------ Exercise data
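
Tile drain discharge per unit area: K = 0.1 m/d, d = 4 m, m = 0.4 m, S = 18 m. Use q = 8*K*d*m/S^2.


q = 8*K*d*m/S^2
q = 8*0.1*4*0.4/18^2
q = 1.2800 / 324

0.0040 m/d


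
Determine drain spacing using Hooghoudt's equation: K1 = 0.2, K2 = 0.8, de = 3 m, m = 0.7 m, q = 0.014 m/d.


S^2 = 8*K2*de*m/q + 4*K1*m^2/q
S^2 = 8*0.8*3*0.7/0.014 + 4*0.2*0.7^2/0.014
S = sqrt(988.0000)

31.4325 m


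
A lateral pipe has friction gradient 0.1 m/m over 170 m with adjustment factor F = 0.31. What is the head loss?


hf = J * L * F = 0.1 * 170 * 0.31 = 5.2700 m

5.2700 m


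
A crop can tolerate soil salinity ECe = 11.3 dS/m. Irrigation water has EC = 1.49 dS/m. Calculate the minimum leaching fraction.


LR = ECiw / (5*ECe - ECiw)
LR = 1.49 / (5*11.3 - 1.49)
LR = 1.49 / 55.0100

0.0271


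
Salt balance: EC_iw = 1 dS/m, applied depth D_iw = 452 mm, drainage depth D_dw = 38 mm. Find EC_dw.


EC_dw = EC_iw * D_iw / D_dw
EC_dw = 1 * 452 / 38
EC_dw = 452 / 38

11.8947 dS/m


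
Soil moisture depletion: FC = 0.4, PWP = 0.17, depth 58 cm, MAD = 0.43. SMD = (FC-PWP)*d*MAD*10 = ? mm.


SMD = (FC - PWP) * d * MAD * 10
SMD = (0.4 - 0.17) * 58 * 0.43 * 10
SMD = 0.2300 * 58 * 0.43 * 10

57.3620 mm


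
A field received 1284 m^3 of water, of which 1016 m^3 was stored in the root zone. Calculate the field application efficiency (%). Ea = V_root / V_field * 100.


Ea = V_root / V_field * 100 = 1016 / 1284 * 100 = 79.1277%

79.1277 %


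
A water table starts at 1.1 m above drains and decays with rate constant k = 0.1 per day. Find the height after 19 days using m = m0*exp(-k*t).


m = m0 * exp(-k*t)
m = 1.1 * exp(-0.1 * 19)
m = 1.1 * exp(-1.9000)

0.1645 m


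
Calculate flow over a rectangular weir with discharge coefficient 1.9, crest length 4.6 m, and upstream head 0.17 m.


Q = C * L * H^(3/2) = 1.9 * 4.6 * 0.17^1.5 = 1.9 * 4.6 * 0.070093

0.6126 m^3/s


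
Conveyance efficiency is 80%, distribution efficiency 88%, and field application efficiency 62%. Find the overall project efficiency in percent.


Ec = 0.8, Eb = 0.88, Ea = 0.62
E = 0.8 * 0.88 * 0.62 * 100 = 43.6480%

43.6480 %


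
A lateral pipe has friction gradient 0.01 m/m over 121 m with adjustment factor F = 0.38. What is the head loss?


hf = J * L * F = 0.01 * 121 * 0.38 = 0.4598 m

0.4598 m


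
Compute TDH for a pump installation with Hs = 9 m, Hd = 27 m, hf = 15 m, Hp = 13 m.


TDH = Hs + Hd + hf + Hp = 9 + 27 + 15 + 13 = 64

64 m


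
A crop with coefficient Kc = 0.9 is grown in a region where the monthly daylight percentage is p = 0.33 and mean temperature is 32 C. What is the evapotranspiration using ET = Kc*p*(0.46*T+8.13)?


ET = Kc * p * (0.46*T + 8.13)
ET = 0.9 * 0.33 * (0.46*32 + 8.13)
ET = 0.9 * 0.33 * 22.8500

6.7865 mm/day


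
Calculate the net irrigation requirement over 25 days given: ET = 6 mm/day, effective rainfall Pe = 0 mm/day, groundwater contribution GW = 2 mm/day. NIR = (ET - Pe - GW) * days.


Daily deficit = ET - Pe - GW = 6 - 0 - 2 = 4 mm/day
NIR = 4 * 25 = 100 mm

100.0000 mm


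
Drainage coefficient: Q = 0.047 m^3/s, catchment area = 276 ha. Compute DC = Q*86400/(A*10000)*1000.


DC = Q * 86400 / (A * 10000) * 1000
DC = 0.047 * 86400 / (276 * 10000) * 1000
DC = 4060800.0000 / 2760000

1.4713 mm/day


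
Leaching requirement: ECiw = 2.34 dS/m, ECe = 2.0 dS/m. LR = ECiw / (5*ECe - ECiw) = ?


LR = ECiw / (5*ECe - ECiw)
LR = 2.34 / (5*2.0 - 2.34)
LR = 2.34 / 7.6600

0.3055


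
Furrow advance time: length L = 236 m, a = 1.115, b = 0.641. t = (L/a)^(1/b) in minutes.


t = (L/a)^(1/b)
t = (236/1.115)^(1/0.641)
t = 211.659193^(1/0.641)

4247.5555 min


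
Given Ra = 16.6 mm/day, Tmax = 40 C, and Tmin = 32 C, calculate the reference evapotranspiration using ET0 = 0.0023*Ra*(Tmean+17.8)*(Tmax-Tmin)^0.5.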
------------
Restate the material word for word, keeping every line intact.

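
Tile drain discharge per unit area: K = 0.1 m/d, d = 4 m, m = 0.4 m, S = 18 m. Use q = 8*K*d*m/S^2.


q = 8*K*d*m/S^2
q = 8*0.1*4*0.4/18^2
q = 1.2800 / 324

0.0040 m/d


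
Determine drain spacing using Hooghoudt's equation: K1 = 0.2, K2 = 0.8, de = 3 m, m = 0.7 m, q = 0.014 m/d.


S^2 = 8*K2*de*m/q + 4*K1*m^2/q
S^2 = 8*0.8*3*0.7/0.014 + 4*0.2*0.7^2/0.014
S = sqrt(988.0000)

31.4325 m


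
A lateral pipe has friction gradient 0.1 m/m over 170 m with adjustment factor F = 0.31. What is the head loss?


hf = J * L * F = 0.1 * 170 * 0.31 = 5.2700 m

5.2700 m


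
A crop can tolerate soil salinity ECe = 11.3 dS/m. Irrigation water has EC = 1.49 dS/m. Calculate the minimum leaching fraction.


LR = ECiw / (5*ECe - ECiw)
LR = 1.49 / (5*11.3 - 1.49)
LR = 1.49 / 55.0100

0.0271


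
Salt balance: EC_iw = 1 dS/m, applied depth D_iw = 452 mm, drainage depth D_dw = 38 mm. Find EC_dw.


EC_dw = EC_iw * D_iw / D_dw
EC_dw = 1 * 452 / 38
EC_dw = 452 / 38

11.8947 dS/m


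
Soil moisture depletion: FC = 0.4, PWP = 0.17, depth 58 cm, MAD = 0.43. SMD = (FC-PWP)*d*MAD*10 = ? mm.


SMD = (FC - PWP) * d * MAD * 10
SMD = (0.4 - 0.17) * 58 * 0.43 * 10
SMD = 0.2300 * 58 * 0.43 * 10

57.3620 mm


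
A field received 1284 m^3 of water, of which 1016 m^3 was stored in the root zone. Calculate the field application efficiency (%). Ea = V_root / V_field * 100.


Ea = V_root / V_field * 100 = 1016 / 1284 * 100 = 79.1277%

79.1277 %


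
A water table starts at 1.1 m above drains and decays with rate constant k = 0.1 per day. Find the height after 19 days using m = m0*exp(-k*t).


m = m0 * exp(-k*t)
m = 1.1 * exp(-0.1 * 19)
m = 1.1 * exp(-1.9000)

0.1645 m


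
Calculate flow over a rectangular weir with discharge coefficient 1.9, crest length 4.6 m, and upstream head 0.17 m.


Q = C * L * H^(3/2) = 1.9 * 4.6 * 0.17^1.5 = 1.9 * 4.6 * 0.070093

0.6126 m^3/s


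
Conveyance efficiency is 80%, distribution efficiency 88%, and field application efficiency 62%. Find the overall project efficiency in percent.


Ec = 0.8, Eb = 0.88, Ea = 0.62
E = 0.8 * 0.88 * 0.62 * 100 = 43.6480%

43.6480 %


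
A lateral pipe has friction gradient 0.01 m/m over 121 m with adjustment factor F = 0.38. What is the head loss?


hf = J * L * F = 0.01 * 121 * 0.38 = 0.4598 m

0.4598 m


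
Compute TDH for a pump installation with Hs = 9 m, Hd = 27 m, hf = 15 m, Hp = 13 m.


TDH = Hs + Hd + hf + Hp = 9 + 27 + 15 + 13 = 64

64 m


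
A crop with coefficient Kc = 0.9 is grown in a region where the monthly daylight percentage is p = 0.33 and mean temperature is 32 C. What is the evapotranspiration using ET = Kc*p*(0.46*T+8.13)?


ET = Kc * p * (0.46*T + 8.13)
ET = 0.9 * 0.33 * (0.46*32 + 8.13)
ET = 0.9 * 0.33 * 22.8500

6.7865 mm/day


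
Calculate the net irrigation requirement over 25 days given: ET = 6 mm/day, effective rainfall Pe = 0 mm/day, groundwater contribution GW = 2 mm/day. NIR = (ET - Pe - GW) * days.


Daily deficit = ET - Pe - GW = 6 - 0 - 2 = 4 mm/day
NIR = 4 * 25 = 100 mm

100.0000 mm


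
Drainage coefficient: Q = 0.047 m^3/s, catchment area = 276 ha. Compute DC = Q*86400/(A*10000)*1000.


DC = Q * 86400 / (A * 10000) * 1000
DC = 0.047 * 86400 / (276 * 10000) * 1000
DC = 4060800.0000 / 2760000

1.4713 mm/day


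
Leaching requirement: ECiw = 2.34 dS/m, ECe = 2.0 dS/m. LR = ECiw / (5*ECe - ECiw) = ?


LR = ECiw / (5*ECe - ECiw)
LR = 2.34 / (5*2.0 - 2.34)
LR = 2.34 / 7.6600

0.3055


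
Furrow advance time: length L = 236 m, a = 1.115, b = 0.641. t = (L/a)^(1/b) in minutes.


t = (L/a)^(1/b)
t = (236/1.115)^(1/0.641)
t = 211.659193^(1/0.641)

4247.5555 min


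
Given Ra = 16.6 mm/day, Tmax = 40 C, and Tmin = 32 C, calculate the reference evapotranspiration using ET0 = 0.0023*Ra*(Tmean+17.8)*(Tmax-Tmin)^0.5.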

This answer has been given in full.